Assignment: Reproduce exactly, from the data that follows, the line with "7) employ at least 4 licensed body piercers", the line with "January 29, 2022", and every line that lies between them.

___ Provided records

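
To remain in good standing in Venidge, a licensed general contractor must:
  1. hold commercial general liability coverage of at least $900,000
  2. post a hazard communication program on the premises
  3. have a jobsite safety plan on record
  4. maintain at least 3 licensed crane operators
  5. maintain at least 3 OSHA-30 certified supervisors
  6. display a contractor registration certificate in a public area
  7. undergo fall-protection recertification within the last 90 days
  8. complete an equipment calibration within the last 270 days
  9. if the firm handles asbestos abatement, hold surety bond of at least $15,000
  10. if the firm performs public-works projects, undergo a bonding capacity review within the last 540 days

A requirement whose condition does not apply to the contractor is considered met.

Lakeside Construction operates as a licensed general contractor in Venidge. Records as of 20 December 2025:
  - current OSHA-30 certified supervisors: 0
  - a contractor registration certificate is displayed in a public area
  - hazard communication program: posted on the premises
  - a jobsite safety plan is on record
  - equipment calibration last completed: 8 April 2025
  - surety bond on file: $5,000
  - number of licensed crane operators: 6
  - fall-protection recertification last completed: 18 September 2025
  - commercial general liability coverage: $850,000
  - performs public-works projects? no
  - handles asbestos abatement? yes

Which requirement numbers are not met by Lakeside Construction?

1, 5, 7, 9

1. commercial general liability coverage $850,000 < $900,000 → not met
2. hazard communication program present → met
3. jobsite safety plan present → met
4. licensed crane operators 6 ≥ 3 → met
5. OSHA-30 certified supervisors 0 < 3 → not met
6. contractor registration certificate present → met
7. fall-protection recertification 93 days ago vs limit 90 → not met
8. equipment calibration 256 days ago vs limit 270 → met
9. condition 'handles asbestos abatement' holds; surety bond $5,000 < $15,000 → not met
10. condition 'performs public-works projects' does not hold → requirement n/a → met
Not met: 1, 5, 7, 9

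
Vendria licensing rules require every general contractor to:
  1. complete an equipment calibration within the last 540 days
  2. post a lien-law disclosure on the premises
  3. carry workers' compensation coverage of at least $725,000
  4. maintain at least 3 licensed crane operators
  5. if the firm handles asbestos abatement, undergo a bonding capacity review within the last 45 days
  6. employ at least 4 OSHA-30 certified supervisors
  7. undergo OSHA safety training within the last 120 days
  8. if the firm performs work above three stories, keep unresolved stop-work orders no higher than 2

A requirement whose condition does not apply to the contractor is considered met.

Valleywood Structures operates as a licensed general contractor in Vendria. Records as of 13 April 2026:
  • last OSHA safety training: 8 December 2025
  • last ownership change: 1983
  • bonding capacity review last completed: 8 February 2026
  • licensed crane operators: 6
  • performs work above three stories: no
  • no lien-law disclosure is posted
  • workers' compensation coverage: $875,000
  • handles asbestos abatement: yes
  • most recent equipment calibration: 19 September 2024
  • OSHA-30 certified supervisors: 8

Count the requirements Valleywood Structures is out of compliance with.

1. equipment calibration 571 days ago vs limit 540 → not met
2. lien-law disclosure absent → not met
3. workers' compensation coverage $875,000 ≥ $725,000 → met
4. licensed crane operators 6 ≥ 3 → met
5. condition 'handles asbestos abatement' holds; bonding capacity review 64 days ago vs limit 45 → not met
6. OSHA-30 certified supervisors 8 ≥ 4 → met
7. OSHA safety training 126 days ago vs limit 120 → not met
8. condition 'performs work above three stories' does not hold → requirement n/a → met
Not met: 4 of 8

4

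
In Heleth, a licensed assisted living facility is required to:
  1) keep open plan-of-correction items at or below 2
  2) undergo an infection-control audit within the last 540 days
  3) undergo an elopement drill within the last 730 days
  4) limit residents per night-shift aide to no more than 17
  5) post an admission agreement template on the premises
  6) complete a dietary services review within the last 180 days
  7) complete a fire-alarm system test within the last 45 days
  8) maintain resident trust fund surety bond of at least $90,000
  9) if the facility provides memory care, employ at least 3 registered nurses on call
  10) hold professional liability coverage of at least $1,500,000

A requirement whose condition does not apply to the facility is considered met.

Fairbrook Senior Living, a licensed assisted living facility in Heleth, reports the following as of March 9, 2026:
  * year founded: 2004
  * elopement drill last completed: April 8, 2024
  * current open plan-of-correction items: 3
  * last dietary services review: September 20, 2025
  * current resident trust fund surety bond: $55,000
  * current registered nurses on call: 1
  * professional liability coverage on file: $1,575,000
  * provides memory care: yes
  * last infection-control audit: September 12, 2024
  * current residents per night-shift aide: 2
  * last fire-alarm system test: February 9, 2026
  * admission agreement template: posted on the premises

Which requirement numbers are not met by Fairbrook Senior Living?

1, 2, 8, 9

1. open plan-of-correction items 3 > 2 → not met
2. infection-control audit 543 days ago vs limit 540 → not met
3. elopement drill 700 days ago vs limit 730 → met
4. residents per night-shift aide 2 ≤ 17 → met
5. admission agreement template present → met
6. dietary services review 170 days ago vs limit 180 → met
7. fire-alarm system test 28 days ago vs limit 45 → met
8. resident trust fund surety bond $55,000 < $90,000 → not met
9. condition 'provides memory care' holds; registered nurses on call 1 < 3 → not met
10. professional liability coverage $1,575,000 ≥ $1,500,000 → met
Not met: 1, 2, 8, 9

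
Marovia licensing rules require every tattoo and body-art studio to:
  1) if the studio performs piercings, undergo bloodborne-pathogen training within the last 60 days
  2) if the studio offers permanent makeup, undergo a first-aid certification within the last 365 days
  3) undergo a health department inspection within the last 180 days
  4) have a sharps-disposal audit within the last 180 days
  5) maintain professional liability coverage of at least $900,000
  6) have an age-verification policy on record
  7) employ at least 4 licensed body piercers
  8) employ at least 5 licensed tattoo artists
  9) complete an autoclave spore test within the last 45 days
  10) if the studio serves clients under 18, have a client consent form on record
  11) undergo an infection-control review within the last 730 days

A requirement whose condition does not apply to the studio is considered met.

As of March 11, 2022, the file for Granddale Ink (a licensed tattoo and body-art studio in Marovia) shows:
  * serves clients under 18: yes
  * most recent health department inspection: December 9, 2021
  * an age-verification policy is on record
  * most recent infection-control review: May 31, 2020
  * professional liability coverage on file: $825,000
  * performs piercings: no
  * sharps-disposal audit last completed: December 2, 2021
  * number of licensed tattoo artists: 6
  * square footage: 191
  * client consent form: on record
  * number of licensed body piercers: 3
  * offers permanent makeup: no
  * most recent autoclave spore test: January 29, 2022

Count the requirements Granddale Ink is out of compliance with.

2

1. condition 'performs piercings' does not hold → requirement n/a → met
2. condition 'offers permanent makeup' does not hold → requirement n/a → met
3. health department inspection 92 days ago vs limit 180 → met
4. sharps-disposal audit 99 days ago vs limit 180 → met
5. professional liability coverage $825,000 < $900,000 → not met
6. age-verification policy present → met
7. licensed body piercers 3 < 4 → not met
8. licensed tattoo artists 6 ≥ 5 → met
9. autoclave spore test 41 days ago vs limit 45 → met
10. condition 'serves clients under 18' holds; client consent form present → met
11. infection-control review 649 days ago vs limit 730 → met
Not met: 2 of 11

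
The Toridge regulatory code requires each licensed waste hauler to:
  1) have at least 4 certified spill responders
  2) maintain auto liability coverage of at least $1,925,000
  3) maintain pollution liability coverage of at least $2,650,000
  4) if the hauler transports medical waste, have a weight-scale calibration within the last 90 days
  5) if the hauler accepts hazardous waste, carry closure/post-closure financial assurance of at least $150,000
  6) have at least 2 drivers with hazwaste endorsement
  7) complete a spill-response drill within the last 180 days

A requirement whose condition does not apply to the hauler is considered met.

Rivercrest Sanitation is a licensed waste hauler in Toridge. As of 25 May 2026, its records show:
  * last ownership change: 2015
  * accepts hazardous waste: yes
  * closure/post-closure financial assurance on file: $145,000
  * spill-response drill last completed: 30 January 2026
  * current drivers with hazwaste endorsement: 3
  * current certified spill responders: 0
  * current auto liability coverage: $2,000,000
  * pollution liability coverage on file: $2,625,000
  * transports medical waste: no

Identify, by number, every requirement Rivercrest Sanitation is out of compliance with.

1. certified spill responders 0 < 4 → not met
2. auto liability coverage $2,000,000 ≥ $1,925,000 → met
3. pollution liability coverage $2,625,000 < $2,650,000 → not met
4. condition 'transports medical waste' does not hold → requirement n/a → met
5. condition 'accepts hazardous waste' holds; closure/post-closure financial assurance $145,000 < $150,000 → not met
6. drivers with hazwaste endorsement 3 ≥ 2 → met
7. spill-response drill 115 days ago vs limit 180 → met
Not met: 1, 3, 5

1, 3, 5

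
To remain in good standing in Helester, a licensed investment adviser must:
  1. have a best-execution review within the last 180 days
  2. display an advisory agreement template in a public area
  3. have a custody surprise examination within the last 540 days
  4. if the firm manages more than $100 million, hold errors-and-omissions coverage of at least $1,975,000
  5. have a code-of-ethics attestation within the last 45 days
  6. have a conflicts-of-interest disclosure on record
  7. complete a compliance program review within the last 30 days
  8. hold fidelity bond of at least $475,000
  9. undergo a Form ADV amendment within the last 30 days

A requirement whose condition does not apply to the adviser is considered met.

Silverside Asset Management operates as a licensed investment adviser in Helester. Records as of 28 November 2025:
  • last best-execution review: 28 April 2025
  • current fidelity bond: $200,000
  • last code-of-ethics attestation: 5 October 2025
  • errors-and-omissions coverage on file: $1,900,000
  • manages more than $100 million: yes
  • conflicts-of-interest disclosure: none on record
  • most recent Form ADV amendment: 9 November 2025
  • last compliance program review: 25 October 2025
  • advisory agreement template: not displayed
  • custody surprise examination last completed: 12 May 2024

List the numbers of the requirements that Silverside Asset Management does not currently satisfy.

1, 2, 3, 4, 5, 6, 7, 8

1. best-execution review 214 days ago vs limit 180 → not met
2. advisory agreement template absent → not met
3. custody surprise examination 565 days ago vs limit 540 → not met
4. condition 'manages more than $100 million' holds; errors-and-omissions coverage $1,900,000 < $1,975,000 → not met
5. code-of-ethics attestation 54 days ago vs limit 45 → not met
6. conflicts-of-interest disclosure absent → not met
7. compliance program review 34 days ago vs limit 30 → not met
8. fidelity bond $200,000 < $475,000 → not met
9. Form ADV amendment 19 days ago vs limit 30 → met
Not met: 1, 2, 3, 4, 5, 6, 7, 8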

______

Problem solution:
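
  7) employ at least 4 licensed body piercers
  8) employ at least 5 licensed tattoo artists
  9) complete an autoclave spore test within the last 45 days
  10) if the studio serves clients under 18, have a client consent form on record
  11) undergo an infection-control review within the last 730 days

A requirement whose condition does not apply to the studio is considered met.

As of March 11, 2022, the file for Granddale Ink (a licensed tattoo and body-art studio in Marovia) shows:
  * serves clients under 18: yes
  * most recent health department inspection: December 9, 2021
  * an age-verification policy is on record
  * most recent infection-control review: May 31, 2020
  * professional liability coverage on file: $825,000
  * performs piercings: no
  * sharps-disposal audit last completed: December 2, 2021
  * number of licensed tattoo artists: 6
  * square footage: 191
  * client consent form: on record
  * number of licensed body piercers: 3
  * offers permanent makeup: no
  * most recent autoclave spore test: January 29, 2022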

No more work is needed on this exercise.